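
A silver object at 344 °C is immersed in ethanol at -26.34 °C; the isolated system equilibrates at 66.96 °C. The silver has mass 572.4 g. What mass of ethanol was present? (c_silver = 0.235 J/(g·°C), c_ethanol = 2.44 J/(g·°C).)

Heat lost by the silver = heat gained by the ethanol:
572.4×0.235×(344 − 66.96) = m×2.44×(66.96 − (-26.34))
227.65 m = 37266  ⇒  m ≈ 163.7 g

m ≈ 164 g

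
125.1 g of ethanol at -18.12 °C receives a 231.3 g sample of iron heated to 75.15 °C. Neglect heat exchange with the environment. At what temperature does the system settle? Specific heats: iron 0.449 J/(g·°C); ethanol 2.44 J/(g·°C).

T_f ≈ 5.6 °C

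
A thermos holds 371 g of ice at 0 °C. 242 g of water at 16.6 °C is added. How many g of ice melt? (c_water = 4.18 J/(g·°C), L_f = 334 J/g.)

Water can give up m c ΔT = 242×4.18×16.6 = 16792 J before reaching 0 °C.
To melt every bit of ice: 371×334 = 123914 J.
16792 J < 123914 J, so only part of the ice melts and the system sits at 0 °C.
m_melt = 16792 / L_f = 50.28 g.

m_melted ≈ 50.3 g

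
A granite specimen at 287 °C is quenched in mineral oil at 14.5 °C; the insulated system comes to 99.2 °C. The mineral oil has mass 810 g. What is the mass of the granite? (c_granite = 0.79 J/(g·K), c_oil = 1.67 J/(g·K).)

m ≈ 772 g

Heat gained plus heat lost sum to zero:
m·0.79·(99.2 − 287) + 810·1.67·(99.2 − 14.5) = 0
-148.36 m = -114574
m = -114574/-148.36 ≈ 772.3 g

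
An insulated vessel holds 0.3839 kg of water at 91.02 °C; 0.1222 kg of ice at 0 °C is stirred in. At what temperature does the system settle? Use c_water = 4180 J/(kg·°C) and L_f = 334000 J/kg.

T_f ≈ 49.7 °C

Heat gained plus heat lost sum to zero:
melt ice: 0.1222·334000 = 40815; warm the meltwater: 510.8 T; water cools: 0.3839·4180·(T − 91.02) = 1604.7(T − 91.02)
2115.5 T = 146060 − 40815 = 105245
T ≈ 49.75 °C (positive, so assuming full melt was valid).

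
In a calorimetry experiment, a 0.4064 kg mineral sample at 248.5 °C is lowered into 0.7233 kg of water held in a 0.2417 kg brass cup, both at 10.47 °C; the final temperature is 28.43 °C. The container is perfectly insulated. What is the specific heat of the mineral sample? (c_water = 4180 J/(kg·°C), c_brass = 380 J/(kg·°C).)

Conservation of energy gives ΣQ = 0:
0.4064×c×(28.43 − 248.5) + 0.7233×4180×(28.43 − 10.47) + 0.2417×380×(28.43 − 10.47) = 0
-89.44 c = -55950
c = -55950/-89.44 ≈ 625.6 J/(kg·°C)

c ≈ 626 J/(kg·°C)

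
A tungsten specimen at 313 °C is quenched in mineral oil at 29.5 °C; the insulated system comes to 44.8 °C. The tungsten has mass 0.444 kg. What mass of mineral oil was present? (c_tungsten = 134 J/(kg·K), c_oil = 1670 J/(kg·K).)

Energy conservation, ΣQ = 0:
0.444·134·(44.8 − 313) + m·1670·(44.8 − 29.5) = 0
25551 m = 15957
m = 15957/25551 ≈ 0.6245 kg

m ≈ 0.625 kg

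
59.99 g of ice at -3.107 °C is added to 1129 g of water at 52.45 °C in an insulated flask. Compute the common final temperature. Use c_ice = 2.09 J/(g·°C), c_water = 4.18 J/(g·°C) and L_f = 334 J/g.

T_f ≈ 45.7 °C

Let T be the final temperature. ΣQ_i = 0:
ice -3.107→0 °C: 59.99×2.09×3.107 = 389.55; fusion: m_ice L_f = 59.99×334 = 20037; warm the meltwater: 250.76 T; water: 4719.2(T − 52.45)
4970 T = 247523 − 20426 = 227097
T ≈ 45.69 °C (positive, so assuming full melt was valid).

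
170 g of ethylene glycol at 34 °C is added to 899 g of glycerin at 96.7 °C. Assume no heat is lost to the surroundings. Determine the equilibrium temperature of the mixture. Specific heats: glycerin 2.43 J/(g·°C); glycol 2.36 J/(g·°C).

With ΣQ=0 the equilibrium temperature is the m·c-weighted mean:
T_f = (2184.6×96.7 + 401.2×34) / (2184.6 + 401.2)
    = 224889 / 2585.8 ≈ 86.97 °C

T_f ≈ 87.0 °C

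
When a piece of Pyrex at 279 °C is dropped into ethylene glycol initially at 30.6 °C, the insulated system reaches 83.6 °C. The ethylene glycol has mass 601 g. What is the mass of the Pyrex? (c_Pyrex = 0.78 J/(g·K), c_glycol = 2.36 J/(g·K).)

m ≈ 493 g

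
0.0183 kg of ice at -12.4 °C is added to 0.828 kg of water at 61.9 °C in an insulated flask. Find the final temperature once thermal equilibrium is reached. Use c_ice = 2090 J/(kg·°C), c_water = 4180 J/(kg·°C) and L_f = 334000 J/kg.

T_f ≈ 58.7 °C

Sum of m c ΔT and latent-heat terms is zero:
warm ice to 0 °C: 0.0183×2090×(0 − (-12.4)) = 474.26; latent heat to melt: 0.0183×334000 = 6112.2; warm the meltwater: 76.49 T; water cools: 0.828×4180×(T − 61.9) = 3461(T − 61.9)
3537.5 T = 214238 − 6586.5 = 207652
T ≈ 58.70 °C — above 0 °C, consistent with complete melting.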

#####

→ **Your goal**:
Write out every record shown above, word for word.

→ **Output for this task**:
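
A silver object at 344 °C is immersed in ethanol at -26.34 °C; the isolated system equilibrates at 66.96 °C. The silver has mass 572.4 g. What mass of ethanol was present? (c_silver = 0.235 J/(g·°C), c_ethanol = 2.44 J/(g·°C).)

Heat lost by the silver = heat gained by the ethanol:
572.4×0.235×(344 − 66.96) = m×2.44×(66.96 − (-26.34))
227.65 m = 37266  ⇒  m ≈ 163.7 g

m ≈ 164 g

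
125.1 g of ethanol at -18.12 °C receives a 231.3 g sample of iron heated to 75.15 °C. Neglect heat exchange with the environment. At what temperature does the system settle? Specific heats: iron 0.449 J/(g·°C); ethanol 2.44 J/(g·°C).

T_f ≈ 5.6 °C

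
A thermos holds 371 g of ice at 0 °C. 242 g of water at 16.6 °C is added. How many g of ice melt? (c_water = 4.18 J/(g·°C), L_f = 334 J/g.)

Water can give up m c ΔT = 242×4.18×16.6 = 16792 J before reaching 0 °C.
To melt every bit of ice: 371×334 = 123914 J.
16792 J < 123914 J, so only part of the ice melts and the system sits at 0 °C.
m_melt = 16792 / L_f = 50.28 g.

m_melted ≈ 50.3 g

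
A granite specimen at 287 °C is quenched in mineral oil at 14.5 °C; the insulated system comes to 99.2 °C. The mineral oil has mass 810 g. What is the mass of the granite? (c_granite = 0.79 J/(g·K), c_oil = 1.67 J/(g·K).)

m ≈ 772 g

Heat gained plus heat lost sum to zero:
m·0.79·(99.2 − 287) + 810·1.67·(99.2 − 14.5) = 0
-148.36 m = -114574
m = -114574/-148.36 ≈ 772.3 g

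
An insulated vessel holds 0.3839 kg of water at 91.02 °C; 0.1222 kg of ice at 0 °C is stirred in. At what temperature does the system settle? Use c_water = 4180 J/(kg·°C) and L_f = 334000 J/kg.

T_f ≈ 49.7 °C

Heat gained plus heat lost sum to zero:
melt ice: 0.1222·334000 = 40815; warm the meltwater: 510.8 T; water cools: 0.3839·4180·(T − 91.02) = 1604.7(T − 91.02)
2115.5 T = 146060 − 40815 = 105245
T ≈ 49.75 °C (positive, so assuming full melt was valid).

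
In a calorimetry experiment, a 0.4064 kg mineral sample at 248.5 °C is lowered into 0.7233 kg of water held in a 0.2417 kg brass cup, both at 10.47 °C; the final temperature is 28.43 °C. The container is perfectly insulated. What is the specific heat of the mineral sample? (c_water = 4180 J/(kg·°C), c_brass = 380 J/(kg·°C).)

Conservation of energy gives ΣQ = 0:
0.4064×c×(28.43 − 248.5) + 0.7233×4180×(28.43 − 10.47) + 0.2417×380×(28.43 − 10.47) = 0
-89.44 c = -55950
c = -55950/-89.44 ≈ 625.6 J/(kg·°C)

c ≈ 626 J/(kg·°C)

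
A tungsten specimen at 313 °C is quenched in mineral oil at 29.5 °C; the insulated system comes to 44.8 °C. The tungsten has mass 0.444 kg. What mass of mineral oil was present? (c_tungsten = 134 J/(kg·K), c_oil = 1670 J/(kg·K).)

Energy conservation, ΣQ = 0:
0.444·134·(44.8 − 313) + m·1670·(44.8 − 29.5) = 0
25551 m = 15957
m = 15957/25551 ≈ 0.6245 kg

m ≈ 0.625 kg

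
59.99 g of ice at -3.107 °C is added to 1129 g of water at 52.45 °C in an insulated flask. Compute the common final temperature. Use c_ice = 2.09 J/(g·°C), c_water = 4.18 J/(g·°C) and L_f = 334 J/g.

T_f ≈ 45.7 °C

Let T be the final temperature. ΣQ_i = 0:
ice -3.107→0 °C: 59.99×2.09×3.107 = 389.55; fusion: m_ice L_f = 59.99×334 = 20037; warm the meltwater: 250.76 T; water: 4719.2(T − 52.45)
4970 T = 247523 − 20426 = 227097
T ≈ 45.69 °C (positive, so assuming full melt was valid).

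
170 g of ethylene glycol at 34 °C is added to 899 g of glycerin at 96.7 °C. Assume no heat is lost to the surroundings. Determine the equilibrium temperature of the mixture. Specific heats: glycerin 2.43 J/(g·°C); glycol 2.36 J/(g·°C).

With ΣQ=0 the equilibrium temperature is the m·c-weighted mean:
T_f = (2184.6×96.7 + 401.2×34) / (2184.6 + 401.2)
    = 224889 / 2585.8 ≈ 86.97 °C

T_f ≈ 87.0 °C

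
When a piece of Pyrex at 279 °C is dropped into ethylene glycol initially at 30.6 °C, the insulated system reaches 83.6 °C. The ethylene glycol has mass 601 g. What is the mass of the Pyrex? (c_Pyrex = 0.78 J/(g·K), c_glycol = 2.36 J/(g·K).)

m ≈ 493 g

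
0.0183 kg of ice at -12.4 °C is added to 0.828 kg of water at 61.9 °C in an insulated flask. Find the final temperature once thermal equilibrium is reached. Use c_ice = 2090 J/(kg·°C), c_water = 4180 J/(kg·°C) and L_f = 334000 J/kg.

T_f ≈ 58.7 °C

Sum of m c ΔT and latent-heat terms is zero:
warm ice to 0 °C: 0.0183×2090×(0 − (-12.4)) = 474.26; latent heat to melt: 0.0183×334000 = 6112.2; warm the meltwater: 76.49 T; water cools: 0.828×4180×(T − 61.9) = 3461(T − 61.9)
3537.5 T = 214238 − 6586.5 = 207652
T ≈ 58.70 °C — above 0 °C, consistent with complete melting.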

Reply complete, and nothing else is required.